------ RECORDED DATA ------

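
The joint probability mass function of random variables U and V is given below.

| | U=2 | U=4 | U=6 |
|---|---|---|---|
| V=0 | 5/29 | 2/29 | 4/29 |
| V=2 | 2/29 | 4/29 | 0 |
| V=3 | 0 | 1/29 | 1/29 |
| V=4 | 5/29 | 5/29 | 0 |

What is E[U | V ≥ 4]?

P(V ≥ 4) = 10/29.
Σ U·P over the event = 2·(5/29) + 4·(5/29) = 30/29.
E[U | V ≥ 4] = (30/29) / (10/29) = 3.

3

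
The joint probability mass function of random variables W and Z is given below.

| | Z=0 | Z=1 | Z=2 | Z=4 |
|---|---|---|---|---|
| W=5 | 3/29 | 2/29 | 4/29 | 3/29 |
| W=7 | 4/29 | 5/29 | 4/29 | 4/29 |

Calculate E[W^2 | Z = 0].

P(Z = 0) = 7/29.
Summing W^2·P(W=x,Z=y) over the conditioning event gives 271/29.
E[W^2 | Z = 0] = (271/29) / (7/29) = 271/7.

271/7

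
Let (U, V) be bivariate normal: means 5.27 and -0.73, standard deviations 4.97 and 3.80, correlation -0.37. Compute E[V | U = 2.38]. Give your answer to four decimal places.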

------

What is the number of lines in the data holding the word "probability"? Reply with that number only.

*SOLUTION BELOW*
2